- [Activity]: In the listing below, locate the line containing "Identify Gal(Q(zeta_244)/Q) and" and the line containing "What is the discriminant". Output both of them and every line between, exactly as written, and nothing more.

- Opening Delimiter -

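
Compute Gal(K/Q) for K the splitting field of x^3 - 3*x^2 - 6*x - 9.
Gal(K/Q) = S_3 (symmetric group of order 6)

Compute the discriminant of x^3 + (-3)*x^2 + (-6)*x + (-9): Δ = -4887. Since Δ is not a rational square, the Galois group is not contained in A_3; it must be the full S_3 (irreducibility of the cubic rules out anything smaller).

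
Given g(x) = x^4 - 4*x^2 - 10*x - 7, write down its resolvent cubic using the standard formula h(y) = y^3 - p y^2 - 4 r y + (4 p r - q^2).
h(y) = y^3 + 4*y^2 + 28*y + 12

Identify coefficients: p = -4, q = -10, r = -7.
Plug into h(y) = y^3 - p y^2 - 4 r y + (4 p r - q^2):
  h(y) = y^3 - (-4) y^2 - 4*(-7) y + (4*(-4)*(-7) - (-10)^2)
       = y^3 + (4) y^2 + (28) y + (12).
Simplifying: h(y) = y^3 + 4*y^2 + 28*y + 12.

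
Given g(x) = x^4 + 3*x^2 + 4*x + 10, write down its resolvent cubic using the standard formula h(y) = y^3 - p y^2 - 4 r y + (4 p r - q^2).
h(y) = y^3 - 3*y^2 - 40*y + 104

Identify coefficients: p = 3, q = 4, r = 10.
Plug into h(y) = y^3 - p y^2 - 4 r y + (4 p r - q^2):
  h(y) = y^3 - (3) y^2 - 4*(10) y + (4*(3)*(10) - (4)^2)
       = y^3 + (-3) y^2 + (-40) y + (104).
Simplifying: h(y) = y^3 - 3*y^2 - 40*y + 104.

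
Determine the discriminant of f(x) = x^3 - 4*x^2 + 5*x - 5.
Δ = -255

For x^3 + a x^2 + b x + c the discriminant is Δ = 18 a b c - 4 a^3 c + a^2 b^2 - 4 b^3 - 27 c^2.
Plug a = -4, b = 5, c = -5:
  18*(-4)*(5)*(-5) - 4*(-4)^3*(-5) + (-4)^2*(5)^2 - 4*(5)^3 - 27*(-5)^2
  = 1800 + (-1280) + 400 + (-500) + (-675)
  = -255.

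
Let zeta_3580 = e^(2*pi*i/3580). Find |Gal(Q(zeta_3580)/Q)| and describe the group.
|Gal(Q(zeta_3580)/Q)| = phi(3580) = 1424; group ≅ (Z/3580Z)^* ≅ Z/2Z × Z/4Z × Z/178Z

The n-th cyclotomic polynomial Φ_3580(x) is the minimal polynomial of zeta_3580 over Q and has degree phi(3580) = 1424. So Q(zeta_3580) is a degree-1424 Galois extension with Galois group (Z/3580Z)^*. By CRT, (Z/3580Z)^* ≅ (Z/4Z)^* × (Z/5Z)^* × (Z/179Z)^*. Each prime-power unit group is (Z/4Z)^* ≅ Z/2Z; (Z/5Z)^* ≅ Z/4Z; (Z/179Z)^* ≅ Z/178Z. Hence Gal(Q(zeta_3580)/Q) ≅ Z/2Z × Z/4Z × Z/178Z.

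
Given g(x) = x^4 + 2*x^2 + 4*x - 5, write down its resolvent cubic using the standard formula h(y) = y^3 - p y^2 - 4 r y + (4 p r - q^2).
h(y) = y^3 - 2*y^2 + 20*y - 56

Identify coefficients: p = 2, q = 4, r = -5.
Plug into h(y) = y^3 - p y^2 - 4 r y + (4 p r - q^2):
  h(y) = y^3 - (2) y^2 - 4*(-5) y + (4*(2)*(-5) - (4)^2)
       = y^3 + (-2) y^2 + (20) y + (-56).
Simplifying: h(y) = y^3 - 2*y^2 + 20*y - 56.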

- Closing Delimiter -
- Opening Delimiter -

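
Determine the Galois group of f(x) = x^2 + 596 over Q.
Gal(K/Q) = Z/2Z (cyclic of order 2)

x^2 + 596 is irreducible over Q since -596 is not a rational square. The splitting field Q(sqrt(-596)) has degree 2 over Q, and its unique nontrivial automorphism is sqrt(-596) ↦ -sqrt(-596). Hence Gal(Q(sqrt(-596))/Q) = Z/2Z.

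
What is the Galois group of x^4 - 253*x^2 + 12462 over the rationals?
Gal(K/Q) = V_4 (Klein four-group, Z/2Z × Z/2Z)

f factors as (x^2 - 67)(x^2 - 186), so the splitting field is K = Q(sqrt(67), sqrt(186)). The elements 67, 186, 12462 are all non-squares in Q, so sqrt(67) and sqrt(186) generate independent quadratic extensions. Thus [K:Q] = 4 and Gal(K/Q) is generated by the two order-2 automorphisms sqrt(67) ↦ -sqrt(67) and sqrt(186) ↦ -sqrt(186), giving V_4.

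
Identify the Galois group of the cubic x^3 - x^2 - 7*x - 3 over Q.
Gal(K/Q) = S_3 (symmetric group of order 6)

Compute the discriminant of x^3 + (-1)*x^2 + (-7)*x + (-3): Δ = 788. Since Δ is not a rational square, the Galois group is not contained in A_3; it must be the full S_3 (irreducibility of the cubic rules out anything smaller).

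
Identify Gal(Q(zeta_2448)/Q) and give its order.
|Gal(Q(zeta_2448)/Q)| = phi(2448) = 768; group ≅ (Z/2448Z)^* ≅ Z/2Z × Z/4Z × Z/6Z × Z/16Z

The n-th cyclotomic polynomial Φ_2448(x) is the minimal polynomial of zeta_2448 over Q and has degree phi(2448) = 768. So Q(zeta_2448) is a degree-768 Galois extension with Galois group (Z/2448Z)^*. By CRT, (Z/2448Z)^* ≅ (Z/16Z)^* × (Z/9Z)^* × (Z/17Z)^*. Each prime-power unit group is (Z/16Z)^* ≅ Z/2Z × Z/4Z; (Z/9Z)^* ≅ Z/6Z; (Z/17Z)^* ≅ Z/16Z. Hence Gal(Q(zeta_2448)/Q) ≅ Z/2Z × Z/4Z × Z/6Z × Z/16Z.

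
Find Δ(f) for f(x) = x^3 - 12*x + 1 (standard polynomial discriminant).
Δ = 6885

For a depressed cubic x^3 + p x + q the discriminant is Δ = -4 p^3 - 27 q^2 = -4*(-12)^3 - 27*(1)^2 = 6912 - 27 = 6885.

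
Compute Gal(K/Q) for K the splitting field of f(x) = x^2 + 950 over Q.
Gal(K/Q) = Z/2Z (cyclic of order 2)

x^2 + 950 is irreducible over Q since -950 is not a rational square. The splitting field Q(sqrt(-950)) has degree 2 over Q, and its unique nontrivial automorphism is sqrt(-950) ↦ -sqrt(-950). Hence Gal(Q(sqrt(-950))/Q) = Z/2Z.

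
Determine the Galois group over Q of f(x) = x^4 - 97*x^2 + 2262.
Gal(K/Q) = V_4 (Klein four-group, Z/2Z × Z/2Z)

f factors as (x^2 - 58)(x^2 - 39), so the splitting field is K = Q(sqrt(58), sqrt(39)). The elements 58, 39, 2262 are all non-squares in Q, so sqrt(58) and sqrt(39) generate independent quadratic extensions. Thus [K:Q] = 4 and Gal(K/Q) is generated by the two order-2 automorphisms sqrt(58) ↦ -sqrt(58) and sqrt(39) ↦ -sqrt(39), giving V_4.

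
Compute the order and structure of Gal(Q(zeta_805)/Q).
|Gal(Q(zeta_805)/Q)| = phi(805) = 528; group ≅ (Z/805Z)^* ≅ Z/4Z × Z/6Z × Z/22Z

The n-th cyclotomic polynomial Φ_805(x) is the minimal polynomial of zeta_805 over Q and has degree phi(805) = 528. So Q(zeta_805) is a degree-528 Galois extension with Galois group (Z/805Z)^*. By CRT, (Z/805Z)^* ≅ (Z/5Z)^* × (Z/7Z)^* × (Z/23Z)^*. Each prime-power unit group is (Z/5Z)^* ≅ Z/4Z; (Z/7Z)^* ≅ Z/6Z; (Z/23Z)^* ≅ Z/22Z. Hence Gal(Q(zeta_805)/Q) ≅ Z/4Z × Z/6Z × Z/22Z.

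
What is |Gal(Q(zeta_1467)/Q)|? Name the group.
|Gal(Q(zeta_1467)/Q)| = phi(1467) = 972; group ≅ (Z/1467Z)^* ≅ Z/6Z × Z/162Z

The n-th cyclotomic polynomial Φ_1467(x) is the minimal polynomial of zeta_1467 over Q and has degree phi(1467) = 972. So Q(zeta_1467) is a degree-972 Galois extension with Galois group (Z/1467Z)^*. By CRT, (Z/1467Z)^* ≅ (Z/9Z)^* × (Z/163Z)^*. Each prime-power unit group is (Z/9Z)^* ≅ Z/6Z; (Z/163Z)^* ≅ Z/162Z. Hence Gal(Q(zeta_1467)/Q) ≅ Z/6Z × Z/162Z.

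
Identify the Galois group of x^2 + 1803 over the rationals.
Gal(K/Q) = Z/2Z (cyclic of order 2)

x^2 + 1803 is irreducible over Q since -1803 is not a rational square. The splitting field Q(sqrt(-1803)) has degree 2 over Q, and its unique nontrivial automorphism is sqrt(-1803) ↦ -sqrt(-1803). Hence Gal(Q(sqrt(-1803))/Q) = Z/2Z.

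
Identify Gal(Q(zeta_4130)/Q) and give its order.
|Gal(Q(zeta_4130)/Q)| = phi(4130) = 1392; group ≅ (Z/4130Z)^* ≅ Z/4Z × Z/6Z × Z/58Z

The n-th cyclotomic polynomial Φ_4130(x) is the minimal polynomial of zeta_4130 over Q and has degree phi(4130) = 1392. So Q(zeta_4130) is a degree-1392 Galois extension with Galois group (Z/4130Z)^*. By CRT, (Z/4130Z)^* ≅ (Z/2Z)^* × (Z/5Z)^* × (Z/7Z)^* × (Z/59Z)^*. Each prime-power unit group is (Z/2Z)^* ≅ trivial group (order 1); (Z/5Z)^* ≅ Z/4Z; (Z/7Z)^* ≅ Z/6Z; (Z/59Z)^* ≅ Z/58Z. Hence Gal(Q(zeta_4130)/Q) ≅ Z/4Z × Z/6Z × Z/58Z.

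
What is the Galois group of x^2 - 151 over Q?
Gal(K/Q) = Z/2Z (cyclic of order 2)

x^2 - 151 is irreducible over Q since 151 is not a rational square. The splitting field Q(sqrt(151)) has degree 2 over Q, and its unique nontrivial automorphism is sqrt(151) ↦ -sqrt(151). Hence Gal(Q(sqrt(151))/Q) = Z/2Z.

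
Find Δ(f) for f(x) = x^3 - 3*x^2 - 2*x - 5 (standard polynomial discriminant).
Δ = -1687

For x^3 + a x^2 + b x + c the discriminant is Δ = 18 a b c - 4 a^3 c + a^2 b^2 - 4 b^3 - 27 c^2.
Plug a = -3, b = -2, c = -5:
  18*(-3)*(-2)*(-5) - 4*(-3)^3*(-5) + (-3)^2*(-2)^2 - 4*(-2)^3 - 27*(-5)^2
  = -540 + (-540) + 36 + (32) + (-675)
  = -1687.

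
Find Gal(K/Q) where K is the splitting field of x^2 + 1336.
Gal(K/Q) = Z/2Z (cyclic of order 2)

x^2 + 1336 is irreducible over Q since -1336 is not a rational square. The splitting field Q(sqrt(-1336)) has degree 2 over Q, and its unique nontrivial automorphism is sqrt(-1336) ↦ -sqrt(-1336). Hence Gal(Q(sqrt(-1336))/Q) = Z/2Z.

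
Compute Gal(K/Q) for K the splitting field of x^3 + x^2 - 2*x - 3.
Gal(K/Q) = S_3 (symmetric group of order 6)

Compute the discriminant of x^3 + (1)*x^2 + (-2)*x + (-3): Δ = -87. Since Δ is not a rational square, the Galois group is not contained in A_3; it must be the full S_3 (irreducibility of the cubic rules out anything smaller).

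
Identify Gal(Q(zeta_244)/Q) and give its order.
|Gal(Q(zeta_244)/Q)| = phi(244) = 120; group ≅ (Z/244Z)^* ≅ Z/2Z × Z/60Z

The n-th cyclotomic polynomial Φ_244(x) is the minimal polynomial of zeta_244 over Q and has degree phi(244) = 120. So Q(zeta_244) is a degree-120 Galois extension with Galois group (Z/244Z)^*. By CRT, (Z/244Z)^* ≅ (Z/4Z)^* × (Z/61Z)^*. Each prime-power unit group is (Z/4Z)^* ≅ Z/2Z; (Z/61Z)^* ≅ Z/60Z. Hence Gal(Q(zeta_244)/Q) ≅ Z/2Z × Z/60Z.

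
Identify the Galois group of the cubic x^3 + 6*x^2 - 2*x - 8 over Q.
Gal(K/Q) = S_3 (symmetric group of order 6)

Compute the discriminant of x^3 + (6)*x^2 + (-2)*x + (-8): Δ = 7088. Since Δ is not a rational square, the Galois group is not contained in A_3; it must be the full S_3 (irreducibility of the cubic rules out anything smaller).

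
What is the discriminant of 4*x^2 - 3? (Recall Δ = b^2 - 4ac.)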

- Closing Delimiter -
- Opening Delimiter -

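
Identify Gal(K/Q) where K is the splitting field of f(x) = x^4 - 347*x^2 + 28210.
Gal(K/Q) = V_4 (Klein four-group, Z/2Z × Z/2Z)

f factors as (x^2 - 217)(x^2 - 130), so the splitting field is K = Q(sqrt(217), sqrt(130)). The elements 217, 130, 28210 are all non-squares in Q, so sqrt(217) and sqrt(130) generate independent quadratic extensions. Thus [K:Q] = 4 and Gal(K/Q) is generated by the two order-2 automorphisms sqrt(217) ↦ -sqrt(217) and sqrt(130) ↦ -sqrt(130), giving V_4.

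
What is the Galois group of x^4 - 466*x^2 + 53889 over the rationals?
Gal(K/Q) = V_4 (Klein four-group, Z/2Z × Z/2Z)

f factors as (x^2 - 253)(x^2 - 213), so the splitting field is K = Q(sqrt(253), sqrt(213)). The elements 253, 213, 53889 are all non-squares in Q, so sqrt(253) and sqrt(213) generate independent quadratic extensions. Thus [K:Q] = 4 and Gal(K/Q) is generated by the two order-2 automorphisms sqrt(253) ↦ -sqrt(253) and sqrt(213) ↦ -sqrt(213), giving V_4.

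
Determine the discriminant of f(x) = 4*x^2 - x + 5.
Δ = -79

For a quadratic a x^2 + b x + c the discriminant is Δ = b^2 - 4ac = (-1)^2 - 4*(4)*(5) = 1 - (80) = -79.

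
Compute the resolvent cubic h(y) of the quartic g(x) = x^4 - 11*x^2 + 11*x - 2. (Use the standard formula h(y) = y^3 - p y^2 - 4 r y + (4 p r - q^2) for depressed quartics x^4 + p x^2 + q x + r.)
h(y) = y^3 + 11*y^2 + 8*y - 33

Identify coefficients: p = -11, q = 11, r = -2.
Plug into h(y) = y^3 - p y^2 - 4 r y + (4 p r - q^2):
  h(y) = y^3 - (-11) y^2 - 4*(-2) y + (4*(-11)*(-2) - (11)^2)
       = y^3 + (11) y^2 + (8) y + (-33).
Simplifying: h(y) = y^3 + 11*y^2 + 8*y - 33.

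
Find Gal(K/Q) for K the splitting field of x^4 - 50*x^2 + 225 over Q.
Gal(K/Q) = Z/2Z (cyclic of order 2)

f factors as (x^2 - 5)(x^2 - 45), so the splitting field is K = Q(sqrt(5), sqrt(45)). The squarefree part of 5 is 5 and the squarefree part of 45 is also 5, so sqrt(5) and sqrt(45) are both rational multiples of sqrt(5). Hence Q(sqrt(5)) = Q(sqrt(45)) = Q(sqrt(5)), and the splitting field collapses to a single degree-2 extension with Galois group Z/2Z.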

- Closing Delimiter -

- [Answer space]:
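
Identify Gal(Q(zeta_244)/Q) and give its order.
|Gal(Q(zeta_244)/Q)| = phi(244) = 120; group ≅ (Z/244Z)^* ≅ Z/2Z × Z/60Z

The n-th cyclotomic polynomial Φ_244(x) is the minimal polynomial of zeta_244 over Q and has degree phi(244) = 120. So Q(zeta_244) is a degree-120 Galois extension with Galois group (Z/244Z)^*. By CRT, (Z/244Z)^* ≅ (Z/4Z)^* × (Z/61Z)^*. Each prime-power unit group is (Z/4Z)^* ≅ Z/2Z; (Z/61Z)^* ≅ Z/60Z. Hence Gal(Q(zeta_244)/Q) ≅ Z/2Z × Z/60Z.

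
Identify the Galois group of the cubic x^3 + 6*x^2 - 2*x - 8 over Q.
Gal(K/Q) = S_3 (symmetric group of order 6)

Compute the discriminant of x^3 + (6)*x^2 + (-2)*x + (-8): Δ = 7088. Since Δ is not a rational square, the Galois group is not contained in A_3; it must be the full S_3 (irreducibility of the cubic rules out anything smaller).

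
What is the discriminant of 4*x^2 - 3? (Recall Δ = b^2 - 4ac.)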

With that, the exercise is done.